> **Exercise objective**:
The expected output is each line in the data below that includes the string "Observations".

*** Material for this task Section Begins ***

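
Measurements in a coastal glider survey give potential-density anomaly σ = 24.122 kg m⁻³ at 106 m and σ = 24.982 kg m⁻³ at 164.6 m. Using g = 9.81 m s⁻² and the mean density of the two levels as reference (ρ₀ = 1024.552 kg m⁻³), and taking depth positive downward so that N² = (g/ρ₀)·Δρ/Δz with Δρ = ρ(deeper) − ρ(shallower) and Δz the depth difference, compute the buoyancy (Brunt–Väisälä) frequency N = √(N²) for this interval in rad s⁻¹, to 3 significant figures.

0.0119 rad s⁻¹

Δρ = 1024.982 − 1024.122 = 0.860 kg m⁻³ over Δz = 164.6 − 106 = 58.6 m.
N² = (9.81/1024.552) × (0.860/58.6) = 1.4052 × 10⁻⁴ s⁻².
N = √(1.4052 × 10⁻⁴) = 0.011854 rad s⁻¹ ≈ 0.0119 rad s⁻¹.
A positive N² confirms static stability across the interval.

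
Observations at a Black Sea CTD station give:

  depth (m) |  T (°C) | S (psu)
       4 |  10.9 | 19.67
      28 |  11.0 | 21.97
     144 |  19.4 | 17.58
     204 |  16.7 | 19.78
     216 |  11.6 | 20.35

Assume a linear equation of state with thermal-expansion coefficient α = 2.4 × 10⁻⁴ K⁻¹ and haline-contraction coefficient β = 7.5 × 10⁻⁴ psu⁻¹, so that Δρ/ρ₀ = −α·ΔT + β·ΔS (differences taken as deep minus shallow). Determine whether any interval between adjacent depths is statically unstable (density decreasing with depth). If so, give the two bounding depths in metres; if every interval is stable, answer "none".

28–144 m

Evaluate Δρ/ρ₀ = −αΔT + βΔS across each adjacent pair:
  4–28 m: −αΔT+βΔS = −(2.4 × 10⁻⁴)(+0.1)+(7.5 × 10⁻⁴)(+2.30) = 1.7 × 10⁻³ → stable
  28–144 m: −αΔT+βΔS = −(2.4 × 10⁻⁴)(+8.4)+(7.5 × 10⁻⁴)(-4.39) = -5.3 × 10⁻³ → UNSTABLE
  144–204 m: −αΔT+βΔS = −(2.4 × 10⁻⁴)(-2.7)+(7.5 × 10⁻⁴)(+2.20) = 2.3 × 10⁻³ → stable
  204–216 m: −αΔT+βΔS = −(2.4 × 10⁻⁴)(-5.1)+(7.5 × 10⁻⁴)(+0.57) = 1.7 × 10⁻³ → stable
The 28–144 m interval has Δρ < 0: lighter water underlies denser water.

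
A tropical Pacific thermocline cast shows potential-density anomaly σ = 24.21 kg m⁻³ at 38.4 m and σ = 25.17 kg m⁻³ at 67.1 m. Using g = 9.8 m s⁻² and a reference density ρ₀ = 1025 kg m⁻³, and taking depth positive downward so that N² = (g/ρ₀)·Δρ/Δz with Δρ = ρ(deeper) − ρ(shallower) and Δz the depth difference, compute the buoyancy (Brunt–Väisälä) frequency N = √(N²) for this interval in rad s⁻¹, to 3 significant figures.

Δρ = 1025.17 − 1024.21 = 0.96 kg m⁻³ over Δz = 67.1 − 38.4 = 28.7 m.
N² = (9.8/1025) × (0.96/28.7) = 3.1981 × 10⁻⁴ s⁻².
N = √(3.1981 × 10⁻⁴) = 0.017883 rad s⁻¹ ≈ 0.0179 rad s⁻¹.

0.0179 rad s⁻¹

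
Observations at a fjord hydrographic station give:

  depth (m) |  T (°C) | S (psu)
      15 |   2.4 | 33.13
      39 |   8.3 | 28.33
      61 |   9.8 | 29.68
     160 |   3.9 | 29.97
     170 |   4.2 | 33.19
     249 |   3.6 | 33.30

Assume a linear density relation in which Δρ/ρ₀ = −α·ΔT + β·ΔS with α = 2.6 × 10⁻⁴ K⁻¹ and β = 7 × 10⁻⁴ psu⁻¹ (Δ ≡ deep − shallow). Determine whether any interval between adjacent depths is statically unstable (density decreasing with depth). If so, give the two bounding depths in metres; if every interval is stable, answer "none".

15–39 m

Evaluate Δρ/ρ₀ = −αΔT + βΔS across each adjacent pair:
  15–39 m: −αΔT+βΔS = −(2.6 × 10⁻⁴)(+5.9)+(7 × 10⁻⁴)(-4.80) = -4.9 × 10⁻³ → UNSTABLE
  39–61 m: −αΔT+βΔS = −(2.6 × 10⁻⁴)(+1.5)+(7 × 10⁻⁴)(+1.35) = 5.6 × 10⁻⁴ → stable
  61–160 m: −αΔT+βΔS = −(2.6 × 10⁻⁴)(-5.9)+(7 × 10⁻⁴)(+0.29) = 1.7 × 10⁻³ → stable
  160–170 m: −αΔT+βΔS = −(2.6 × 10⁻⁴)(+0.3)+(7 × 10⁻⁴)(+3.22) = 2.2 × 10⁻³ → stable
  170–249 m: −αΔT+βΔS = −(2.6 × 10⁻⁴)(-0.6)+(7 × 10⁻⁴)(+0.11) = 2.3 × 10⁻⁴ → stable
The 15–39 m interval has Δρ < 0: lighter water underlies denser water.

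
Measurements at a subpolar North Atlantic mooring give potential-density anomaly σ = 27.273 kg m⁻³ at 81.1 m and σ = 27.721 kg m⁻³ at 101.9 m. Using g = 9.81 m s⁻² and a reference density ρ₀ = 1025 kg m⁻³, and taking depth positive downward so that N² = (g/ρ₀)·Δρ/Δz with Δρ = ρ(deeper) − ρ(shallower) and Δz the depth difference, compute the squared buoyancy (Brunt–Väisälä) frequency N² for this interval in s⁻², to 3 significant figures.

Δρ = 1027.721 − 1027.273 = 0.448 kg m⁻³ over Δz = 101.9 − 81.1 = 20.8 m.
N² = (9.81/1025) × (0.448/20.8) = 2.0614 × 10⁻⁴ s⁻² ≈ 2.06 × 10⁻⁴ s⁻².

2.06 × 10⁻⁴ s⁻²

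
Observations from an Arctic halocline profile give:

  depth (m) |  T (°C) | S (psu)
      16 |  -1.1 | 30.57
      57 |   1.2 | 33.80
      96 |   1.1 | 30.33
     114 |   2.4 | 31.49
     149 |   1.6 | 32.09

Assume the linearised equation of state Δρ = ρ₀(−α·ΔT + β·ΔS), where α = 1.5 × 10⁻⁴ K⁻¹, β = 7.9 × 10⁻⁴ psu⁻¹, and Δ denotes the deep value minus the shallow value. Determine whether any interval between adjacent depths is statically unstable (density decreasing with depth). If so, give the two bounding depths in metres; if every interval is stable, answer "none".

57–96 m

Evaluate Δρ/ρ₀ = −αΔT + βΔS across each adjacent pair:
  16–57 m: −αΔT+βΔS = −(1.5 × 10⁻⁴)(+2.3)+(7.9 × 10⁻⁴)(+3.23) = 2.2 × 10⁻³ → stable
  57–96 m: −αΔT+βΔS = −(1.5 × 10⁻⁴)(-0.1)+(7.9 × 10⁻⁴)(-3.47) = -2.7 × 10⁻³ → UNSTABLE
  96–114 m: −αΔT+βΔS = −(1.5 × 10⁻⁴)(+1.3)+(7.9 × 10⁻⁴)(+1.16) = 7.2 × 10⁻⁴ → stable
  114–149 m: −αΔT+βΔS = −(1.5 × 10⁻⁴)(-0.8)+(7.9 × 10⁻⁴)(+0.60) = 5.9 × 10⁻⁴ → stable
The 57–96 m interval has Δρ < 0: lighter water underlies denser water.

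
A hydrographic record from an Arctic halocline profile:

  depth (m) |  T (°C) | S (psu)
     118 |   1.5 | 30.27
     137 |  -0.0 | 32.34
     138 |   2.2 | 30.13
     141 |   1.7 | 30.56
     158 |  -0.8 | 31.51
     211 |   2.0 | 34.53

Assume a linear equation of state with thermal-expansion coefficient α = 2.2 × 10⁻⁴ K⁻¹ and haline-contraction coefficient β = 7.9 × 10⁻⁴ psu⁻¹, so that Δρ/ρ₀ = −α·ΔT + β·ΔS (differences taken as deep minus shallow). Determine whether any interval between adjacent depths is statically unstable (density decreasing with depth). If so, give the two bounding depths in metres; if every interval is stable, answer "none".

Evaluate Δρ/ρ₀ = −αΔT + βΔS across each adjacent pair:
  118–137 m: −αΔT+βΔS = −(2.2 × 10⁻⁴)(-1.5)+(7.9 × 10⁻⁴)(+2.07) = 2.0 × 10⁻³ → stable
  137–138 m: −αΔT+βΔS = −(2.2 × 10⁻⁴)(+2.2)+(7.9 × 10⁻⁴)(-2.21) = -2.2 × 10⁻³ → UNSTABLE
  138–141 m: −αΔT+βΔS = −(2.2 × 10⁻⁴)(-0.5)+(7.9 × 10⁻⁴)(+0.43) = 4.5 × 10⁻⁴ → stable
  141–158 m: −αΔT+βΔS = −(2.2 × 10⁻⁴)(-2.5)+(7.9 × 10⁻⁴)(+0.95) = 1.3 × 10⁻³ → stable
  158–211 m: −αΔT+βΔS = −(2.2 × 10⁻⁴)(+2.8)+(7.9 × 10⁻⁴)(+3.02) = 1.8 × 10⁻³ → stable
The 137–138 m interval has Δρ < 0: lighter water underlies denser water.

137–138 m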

*** Material for this task Section Ends ***
*** Material for this task Section Begins ***

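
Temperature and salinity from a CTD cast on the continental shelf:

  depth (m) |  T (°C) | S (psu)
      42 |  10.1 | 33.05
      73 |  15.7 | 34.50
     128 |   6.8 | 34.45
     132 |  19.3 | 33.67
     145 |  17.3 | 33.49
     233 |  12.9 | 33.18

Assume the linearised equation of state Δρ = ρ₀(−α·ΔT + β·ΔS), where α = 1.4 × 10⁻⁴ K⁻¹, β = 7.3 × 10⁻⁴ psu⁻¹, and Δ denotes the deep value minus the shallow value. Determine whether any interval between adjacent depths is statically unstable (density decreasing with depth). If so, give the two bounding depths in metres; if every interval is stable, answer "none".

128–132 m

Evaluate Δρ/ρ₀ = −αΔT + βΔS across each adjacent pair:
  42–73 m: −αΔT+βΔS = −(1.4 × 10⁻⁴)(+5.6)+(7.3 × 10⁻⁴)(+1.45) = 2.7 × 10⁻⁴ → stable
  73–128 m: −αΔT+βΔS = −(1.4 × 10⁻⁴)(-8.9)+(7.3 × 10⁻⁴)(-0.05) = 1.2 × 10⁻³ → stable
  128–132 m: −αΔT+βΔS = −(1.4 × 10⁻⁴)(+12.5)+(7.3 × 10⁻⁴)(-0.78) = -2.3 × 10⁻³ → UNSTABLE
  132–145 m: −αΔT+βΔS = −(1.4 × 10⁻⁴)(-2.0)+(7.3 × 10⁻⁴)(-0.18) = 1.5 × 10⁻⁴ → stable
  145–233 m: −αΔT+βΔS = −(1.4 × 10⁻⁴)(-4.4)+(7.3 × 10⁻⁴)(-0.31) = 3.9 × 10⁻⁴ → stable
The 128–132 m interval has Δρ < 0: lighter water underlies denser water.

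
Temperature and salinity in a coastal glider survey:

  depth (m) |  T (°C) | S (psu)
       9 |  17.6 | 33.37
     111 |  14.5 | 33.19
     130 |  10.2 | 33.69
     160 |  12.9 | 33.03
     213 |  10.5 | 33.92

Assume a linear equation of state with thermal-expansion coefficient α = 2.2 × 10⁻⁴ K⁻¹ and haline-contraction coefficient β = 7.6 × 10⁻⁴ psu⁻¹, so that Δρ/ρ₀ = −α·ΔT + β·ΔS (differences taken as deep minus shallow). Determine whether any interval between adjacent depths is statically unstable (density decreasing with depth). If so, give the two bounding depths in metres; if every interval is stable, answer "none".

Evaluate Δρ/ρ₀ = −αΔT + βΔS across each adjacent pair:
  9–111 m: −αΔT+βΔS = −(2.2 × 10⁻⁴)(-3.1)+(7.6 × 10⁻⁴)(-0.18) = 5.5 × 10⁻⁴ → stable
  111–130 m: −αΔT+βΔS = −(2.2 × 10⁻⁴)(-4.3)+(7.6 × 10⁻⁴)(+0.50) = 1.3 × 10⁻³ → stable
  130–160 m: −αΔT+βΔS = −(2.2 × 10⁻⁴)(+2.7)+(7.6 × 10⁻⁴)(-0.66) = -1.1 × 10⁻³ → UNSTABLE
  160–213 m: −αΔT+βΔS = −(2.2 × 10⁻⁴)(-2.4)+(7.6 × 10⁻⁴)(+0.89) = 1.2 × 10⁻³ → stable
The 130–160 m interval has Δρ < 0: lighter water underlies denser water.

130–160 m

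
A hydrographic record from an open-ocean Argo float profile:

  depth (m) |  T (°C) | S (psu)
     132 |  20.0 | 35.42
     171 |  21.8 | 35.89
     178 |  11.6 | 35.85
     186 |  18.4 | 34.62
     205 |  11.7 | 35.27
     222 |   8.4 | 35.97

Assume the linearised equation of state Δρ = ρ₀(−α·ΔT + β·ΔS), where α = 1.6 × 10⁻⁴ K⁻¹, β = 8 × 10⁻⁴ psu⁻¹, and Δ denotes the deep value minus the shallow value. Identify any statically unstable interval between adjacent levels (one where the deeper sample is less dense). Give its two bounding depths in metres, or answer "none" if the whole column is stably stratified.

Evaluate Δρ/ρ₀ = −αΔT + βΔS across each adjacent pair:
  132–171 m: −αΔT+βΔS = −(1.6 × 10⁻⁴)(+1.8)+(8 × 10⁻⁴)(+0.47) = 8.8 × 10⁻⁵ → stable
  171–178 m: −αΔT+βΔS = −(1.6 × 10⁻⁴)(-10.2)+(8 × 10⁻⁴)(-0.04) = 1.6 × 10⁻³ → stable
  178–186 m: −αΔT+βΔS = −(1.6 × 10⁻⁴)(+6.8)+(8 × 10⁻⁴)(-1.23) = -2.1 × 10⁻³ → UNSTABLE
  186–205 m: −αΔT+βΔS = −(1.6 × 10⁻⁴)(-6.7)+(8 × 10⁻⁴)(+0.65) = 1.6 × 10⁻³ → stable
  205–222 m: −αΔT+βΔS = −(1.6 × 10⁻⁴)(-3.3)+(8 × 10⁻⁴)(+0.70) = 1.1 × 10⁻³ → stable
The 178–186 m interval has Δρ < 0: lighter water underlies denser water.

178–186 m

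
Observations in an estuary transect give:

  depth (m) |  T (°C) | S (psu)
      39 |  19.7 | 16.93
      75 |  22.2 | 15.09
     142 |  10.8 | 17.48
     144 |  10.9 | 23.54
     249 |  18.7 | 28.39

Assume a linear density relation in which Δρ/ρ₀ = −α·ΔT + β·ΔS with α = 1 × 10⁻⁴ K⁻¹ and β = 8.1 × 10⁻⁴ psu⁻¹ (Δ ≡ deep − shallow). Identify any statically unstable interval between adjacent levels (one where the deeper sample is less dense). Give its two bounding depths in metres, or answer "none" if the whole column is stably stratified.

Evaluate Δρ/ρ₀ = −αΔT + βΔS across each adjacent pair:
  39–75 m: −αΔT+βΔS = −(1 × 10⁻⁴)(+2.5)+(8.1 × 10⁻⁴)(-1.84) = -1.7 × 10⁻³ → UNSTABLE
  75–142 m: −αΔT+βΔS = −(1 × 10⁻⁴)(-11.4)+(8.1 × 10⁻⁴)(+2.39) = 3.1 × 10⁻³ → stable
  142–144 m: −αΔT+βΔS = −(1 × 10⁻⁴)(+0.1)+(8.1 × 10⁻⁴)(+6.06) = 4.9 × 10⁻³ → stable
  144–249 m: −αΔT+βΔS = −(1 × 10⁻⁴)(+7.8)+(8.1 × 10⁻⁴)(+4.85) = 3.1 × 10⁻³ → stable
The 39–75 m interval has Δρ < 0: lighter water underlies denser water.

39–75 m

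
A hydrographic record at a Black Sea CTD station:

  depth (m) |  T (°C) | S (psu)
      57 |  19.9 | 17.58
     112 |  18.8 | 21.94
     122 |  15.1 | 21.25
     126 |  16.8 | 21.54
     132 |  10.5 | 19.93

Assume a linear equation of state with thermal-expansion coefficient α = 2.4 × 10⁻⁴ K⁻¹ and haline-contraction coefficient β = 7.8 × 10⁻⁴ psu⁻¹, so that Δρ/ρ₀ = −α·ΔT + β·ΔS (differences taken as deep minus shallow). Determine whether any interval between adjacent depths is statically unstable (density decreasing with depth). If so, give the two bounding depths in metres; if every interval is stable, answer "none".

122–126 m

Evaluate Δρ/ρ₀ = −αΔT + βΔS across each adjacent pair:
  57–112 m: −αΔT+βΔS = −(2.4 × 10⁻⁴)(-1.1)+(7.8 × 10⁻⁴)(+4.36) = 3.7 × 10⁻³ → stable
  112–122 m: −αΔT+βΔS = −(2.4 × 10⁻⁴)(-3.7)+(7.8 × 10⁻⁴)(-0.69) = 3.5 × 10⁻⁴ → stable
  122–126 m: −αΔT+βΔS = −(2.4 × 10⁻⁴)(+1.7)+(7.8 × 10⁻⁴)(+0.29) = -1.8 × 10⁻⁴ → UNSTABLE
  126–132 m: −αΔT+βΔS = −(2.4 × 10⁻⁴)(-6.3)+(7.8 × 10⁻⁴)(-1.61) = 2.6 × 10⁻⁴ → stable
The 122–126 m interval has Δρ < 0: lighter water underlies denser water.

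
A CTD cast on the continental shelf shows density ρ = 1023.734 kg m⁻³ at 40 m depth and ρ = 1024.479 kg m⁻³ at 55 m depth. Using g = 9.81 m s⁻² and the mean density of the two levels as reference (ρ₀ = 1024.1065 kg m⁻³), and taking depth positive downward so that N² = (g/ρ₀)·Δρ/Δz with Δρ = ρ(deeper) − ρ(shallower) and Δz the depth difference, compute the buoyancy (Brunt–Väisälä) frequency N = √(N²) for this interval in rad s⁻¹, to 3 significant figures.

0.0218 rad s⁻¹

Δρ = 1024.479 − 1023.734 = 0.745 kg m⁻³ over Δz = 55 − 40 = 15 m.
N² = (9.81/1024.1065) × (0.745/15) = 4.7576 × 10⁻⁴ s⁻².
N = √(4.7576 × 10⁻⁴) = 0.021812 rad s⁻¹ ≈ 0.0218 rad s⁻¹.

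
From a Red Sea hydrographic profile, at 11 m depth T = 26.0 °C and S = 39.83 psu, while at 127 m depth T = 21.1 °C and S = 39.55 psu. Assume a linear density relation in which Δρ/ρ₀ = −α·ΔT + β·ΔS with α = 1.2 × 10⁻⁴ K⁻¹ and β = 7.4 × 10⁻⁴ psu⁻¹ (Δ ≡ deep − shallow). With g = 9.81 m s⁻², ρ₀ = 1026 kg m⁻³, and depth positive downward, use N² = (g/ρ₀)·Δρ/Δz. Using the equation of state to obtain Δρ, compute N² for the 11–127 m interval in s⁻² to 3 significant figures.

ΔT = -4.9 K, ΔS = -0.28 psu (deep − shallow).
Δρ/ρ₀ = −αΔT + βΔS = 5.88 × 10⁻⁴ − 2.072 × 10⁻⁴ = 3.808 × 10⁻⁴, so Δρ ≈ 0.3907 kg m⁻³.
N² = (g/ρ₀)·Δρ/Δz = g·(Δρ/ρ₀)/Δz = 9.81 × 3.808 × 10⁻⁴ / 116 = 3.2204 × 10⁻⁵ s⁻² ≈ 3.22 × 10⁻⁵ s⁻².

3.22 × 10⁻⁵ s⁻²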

*** Material for this task Section Ends ***
*** Material for this task Section Begins ***

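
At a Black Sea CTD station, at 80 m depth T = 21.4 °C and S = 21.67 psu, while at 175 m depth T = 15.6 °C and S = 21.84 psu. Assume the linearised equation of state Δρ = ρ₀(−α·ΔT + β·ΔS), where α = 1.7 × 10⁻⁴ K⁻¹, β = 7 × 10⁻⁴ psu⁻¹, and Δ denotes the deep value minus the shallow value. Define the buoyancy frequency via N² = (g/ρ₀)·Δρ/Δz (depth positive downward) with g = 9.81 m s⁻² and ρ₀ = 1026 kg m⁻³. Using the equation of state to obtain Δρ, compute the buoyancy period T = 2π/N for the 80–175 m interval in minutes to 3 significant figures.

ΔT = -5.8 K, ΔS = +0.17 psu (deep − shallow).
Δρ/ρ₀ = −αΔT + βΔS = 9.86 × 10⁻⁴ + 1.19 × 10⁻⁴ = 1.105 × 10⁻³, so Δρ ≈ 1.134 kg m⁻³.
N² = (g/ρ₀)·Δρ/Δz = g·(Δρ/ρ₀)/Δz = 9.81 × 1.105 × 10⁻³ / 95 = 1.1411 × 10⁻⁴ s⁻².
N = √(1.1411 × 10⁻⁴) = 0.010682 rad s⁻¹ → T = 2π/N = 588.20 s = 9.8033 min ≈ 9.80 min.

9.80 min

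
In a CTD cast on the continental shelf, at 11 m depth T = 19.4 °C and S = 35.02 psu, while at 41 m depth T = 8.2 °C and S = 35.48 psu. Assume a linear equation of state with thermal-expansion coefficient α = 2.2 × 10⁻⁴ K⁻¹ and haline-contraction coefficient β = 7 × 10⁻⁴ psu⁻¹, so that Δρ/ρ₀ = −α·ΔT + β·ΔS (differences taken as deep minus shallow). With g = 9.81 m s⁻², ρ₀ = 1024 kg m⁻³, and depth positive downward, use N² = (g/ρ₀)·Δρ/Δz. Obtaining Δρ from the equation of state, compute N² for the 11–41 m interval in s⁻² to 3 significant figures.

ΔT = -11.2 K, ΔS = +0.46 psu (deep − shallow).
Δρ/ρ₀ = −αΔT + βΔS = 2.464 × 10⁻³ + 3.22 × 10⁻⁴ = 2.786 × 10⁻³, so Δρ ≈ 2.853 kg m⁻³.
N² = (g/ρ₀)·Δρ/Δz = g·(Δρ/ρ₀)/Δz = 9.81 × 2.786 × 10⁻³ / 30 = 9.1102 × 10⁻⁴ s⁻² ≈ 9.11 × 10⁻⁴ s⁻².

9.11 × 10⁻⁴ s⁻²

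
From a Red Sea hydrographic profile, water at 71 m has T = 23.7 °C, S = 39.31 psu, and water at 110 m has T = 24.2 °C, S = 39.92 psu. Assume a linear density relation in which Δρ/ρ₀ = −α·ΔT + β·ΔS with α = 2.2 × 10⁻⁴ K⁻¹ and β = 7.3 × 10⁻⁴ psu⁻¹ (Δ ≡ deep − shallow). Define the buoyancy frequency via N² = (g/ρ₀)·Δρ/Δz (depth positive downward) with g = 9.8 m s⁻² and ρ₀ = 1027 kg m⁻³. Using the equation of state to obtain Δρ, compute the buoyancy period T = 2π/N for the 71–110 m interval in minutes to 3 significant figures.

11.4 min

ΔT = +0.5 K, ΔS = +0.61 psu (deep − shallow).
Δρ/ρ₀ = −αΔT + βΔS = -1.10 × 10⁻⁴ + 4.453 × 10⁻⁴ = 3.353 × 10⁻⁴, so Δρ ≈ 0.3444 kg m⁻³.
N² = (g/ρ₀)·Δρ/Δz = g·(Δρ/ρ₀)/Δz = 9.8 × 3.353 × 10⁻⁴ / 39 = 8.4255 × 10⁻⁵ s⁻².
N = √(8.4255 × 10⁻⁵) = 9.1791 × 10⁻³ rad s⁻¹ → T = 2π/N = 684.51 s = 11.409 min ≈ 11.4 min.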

*** Material for this task Section Ends ***

> **Finished task**:
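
Observations at a Black Sea CTD station give:
Observations at a fjord hydrographic station give:
Observations from an Arctic halocline profile give:
Observations in an estuary transect give: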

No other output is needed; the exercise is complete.